-- Dataset excerpts --
•••••

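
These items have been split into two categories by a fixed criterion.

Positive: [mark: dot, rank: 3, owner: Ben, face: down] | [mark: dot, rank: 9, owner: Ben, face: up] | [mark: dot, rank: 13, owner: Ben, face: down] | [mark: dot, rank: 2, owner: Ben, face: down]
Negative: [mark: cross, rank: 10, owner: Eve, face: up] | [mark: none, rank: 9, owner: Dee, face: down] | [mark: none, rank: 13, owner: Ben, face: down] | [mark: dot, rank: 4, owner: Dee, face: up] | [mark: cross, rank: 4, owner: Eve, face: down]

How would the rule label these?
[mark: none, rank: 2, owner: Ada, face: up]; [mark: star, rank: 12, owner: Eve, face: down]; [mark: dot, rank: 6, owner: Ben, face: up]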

•••••

-- EXERCISE --
Your answer should be the lines above that contain the word "none", copied out.

-- REPLY TO THE EXERCISE --
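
Negative: [mark: cross, rank: 10, owner: Eve, face: up] | [mark: none, rank: 9, owner: Dee, face: down] | [mark: none, rank: 13, owner: Ben, face: down] | [mark: dot, rank: 4, owner: Dee, face: up] | [mark: cross, rank: 4, owner: Eve, face: down]
[mark: none, rank: 2, owner: Ada, face: up]; [mark: star, rank: 12, owner: Eve, face: down]; [mark: dot, rank: 6, owner: Ben, face: up]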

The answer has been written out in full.